** THE INPUT follows **
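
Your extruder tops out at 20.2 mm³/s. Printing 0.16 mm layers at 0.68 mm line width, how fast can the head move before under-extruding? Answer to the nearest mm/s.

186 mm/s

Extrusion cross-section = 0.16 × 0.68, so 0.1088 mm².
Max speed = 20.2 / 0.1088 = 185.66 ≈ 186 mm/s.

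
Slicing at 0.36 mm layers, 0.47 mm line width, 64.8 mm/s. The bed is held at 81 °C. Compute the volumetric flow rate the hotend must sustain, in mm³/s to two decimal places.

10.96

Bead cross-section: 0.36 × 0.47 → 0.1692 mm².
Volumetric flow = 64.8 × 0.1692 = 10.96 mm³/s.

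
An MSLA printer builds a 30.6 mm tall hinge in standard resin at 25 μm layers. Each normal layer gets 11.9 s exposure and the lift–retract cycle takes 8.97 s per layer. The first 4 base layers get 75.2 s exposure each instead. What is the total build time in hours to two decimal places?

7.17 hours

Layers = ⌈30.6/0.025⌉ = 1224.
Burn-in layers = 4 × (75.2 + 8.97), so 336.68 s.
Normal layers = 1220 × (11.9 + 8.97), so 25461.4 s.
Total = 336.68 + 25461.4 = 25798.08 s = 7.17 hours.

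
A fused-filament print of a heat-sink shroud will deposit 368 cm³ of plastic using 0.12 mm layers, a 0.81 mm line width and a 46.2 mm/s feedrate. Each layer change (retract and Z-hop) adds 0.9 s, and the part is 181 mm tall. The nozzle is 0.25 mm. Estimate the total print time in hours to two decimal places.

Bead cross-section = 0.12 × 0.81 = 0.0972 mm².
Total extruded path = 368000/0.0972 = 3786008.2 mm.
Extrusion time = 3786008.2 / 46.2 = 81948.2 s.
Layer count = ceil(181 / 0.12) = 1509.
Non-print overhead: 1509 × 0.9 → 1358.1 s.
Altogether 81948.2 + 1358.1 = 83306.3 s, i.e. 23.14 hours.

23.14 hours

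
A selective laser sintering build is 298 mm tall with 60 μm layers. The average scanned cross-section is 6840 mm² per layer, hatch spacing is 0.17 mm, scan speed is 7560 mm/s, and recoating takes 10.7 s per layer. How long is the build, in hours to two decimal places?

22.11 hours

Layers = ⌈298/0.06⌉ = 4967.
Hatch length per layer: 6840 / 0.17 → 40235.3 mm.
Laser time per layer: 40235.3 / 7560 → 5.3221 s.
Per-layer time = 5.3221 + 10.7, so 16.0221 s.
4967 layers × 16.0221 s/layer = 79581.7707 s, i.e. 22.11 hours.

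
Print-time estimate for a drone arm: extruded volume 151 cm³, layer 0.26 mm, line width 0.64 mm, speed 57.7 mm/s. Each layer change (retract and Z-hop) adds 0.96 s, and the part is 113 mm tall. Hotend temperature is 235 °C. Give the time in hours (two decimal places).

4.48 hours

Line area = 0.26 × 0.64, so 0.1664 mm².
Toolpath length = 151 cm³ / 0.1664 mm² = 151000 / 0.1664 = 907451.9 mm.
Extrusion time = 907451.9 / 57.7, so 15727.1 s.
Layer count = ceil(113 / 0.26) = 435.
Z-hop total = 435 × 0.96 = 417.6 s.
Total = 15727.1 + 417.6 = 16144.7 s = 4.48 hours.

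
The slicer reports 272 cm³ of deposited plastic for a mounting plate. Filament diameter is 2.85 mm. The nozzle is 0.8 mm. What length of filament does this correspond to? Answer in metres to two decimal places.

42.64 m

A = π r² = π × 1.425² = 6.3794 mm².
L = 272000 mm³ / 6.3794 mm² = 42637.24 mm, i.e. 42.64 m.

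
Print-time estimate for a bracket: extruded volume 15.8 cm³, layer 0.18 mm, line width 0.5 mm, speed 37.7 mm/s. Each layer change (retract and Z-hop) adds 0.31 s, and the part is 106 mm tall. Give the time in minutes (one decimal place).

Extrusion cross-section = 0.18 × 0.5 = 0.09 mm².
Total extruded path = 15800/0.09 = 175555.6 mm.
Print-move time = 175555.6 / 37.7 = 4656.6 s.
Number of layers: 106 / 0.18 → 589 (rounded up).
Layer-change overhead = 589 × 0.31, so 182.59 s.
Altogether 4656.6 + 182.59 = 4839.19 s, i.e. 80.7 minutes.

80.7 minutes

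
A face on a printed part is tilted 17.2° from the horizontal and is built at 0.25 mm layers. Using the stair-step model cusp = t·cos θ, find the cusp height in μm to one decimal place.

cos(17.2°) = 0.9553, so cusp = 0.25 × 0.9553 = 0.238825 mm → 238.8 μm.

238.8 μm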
** End of THE INPUT **
= ACTIVITY =
Write out the data again, exactly and in full.

= TASK SOLUTION =
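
Your extruder tops out at 20.2 mm³/s. Printing 0.16 mm layers at 0.68 mm line width, how fast can the head move before under-extruding? Answer to the nearest mm/s.

186 mm/s

Extrusion cross-section = 0.16 × 0.68, so 0.1088 mm².
Max speed = 20.2 / 0.1088 = 185.66 ≈ 186 mm/s.

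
Slicing at 0.36 mm layers, 0.47 mm line width, 64.8 mm/s. The bed is held at 81 °C. Compute the volumetric flow rate the hotend must sustain, in mm³/s to two decimal places.

10.96

Bead cross-section: 0.36 × 0.47 → 0.1692 mm².
Volumetric flow = 64.8 × 0.1692 = 10.96 mm³/s.

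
An MSLA printer builds a 30.6 mm tall hinge in standard resin at 25 μm layers. Each normal layer gets 11.9 s exposure and the lift–retract cycle takes 8.97 s per layer. The first 4 base layers get 75.2 s exposure each instead. What is the total build time in hours to two decimal places?

7.17 hours

Layers = ⌈30.6/0.025⌉ = 1224.
Burn-in layers = 4 × (75.2 + 8.97), so 336.68 s.
Normal layers = 1220 × (11.9 + 8.97), so 25461.4 s.
Total = 336.68 + 25461.4 = 25798.08 s = 7.17 hours.

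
A fused-filament print of a heat-sink shroud will deposit 368 cm³ of plastic using 0.12 mm layers, a 0.81 mm line width and a 46.2 mm/s feedrate. Each layer change (retract and Z-hop) adds 0.9 s, and the part is 181 mm tall. The nozzle is 0.25 mm. Estimate the total print time in hours to two decimal places.

Bead cross-section = 0.12 × 0.81 = 0.0972 mm².
Total extruded path = 368000/0.0972 = 3786008.2 mm.
Extrusion time = 3786008.2 / 46.2 = 81948.2 s.
Layer count = ceil(181 / 0.12) = 1509.
Non-print overhead: 1509 × 0.9 → 1358.1 s.
Altogether 81948.2 + 1358.1 = 83306.3 s, i.e. 23.14 hours.

23.14 hours

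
A selective laser sintering build is 298 mm tall with 60 μm layers. The average scanned cross-section is 6840 mm² per layer, hatch spacing is 0.17 mm, scan speed is 7560 mm/s, and recoating takes 10.7 s per layer. How long is the build, in hours to two decimal places?

22.11 hours

Layers = ⌈298/0.06⌉ = 4967.
Hatch length per layer: 6840 / 0.17 → 40235.3 mm.
Laser time per layer: 40235.3 / 7560 → 5.3221 s.
Per-layer time = 5.3221 + 10.7, so 16.0221 s.
4967 layers × 16.0221 s/layer = 79581.7707 s, i.e. 22.11 hours.

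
Print-time estimate for a drone arm: extruded volume 151 cm³, layer 0.26 mm, line width 0.64 mm, speed 57.7 mm/s. Each layer change (retract and Z-hop) adds 0.96 s, and the part is 113 mm tall. Hotend temperature is 235 °C. Give the time in hours (two decimal places).

4.48 hours

Line area = 0.26 × 0.64, so 0.1664 mm².
Toolpath length = 151 cm³ / 0.1664 mm² = 151000 / 0.1664 = 907451.9 mm.
Extrusion time = 907451.9 / 57.7, so 15727.1 s.
Layer count = ceil(113 / 0.26) = 435.
Z-hop total = 435 × 0.96 = 417.6 s.
Total = 15727.1 + 417.6 = 16144.7 s = 4.48 hours.

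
The slicer reports 272 cm³ of deposited plastic for a mounting plate. Filament diameter is 2.85 mm. The nozzle is 0.8 mm. What length of filament does this correspond to? Answer in metres to two decimal places.

42.64 m

A = π r² = π × 1.425² = 6.3794 mm².
L = 272000 mm³ / 6.3794 mm² = 42637.24 mm, i.e. 42.64 m.

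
Print-time estimate for a bracket: extruded volume 15.8 cm³, layer 0.18 mm, line width 0.5 mm, speed 37.7 mm/s. Each layer change (retract and Z-hop) adds 0.31 s, and the part is 106 mm tall. Give the time in minutes (one decimal place).

Extrusion cross-section = 0.18 × 0.5 = 0.09 mm².
Total extruded path = 15800/0.09 = 175555.6 mm.
Print-move time = 175555.6 / 37.7 = 4656.6 s.
Number of layers: 106 / 0.18 → 589 (rounded up).
Layer-change overhead = 589 × 0.31, so 182.59 s.
Altogether 4656.6 + 182.59 = 4839.19 s, i.e. 80.7 minutes.

80.7 minutes

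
A face on a printed part is tilted 17.2° from the horizontal and is built at 0.25 mm layers. Using the stair-step model cusp = t·cos θ, find the cusp height in μm to one decimal place.

cos(17.2°) = 0.9553, so cusp = 0.25 × 0.9553 = 0.238825 mm → 238.8 μm.

238.8 μm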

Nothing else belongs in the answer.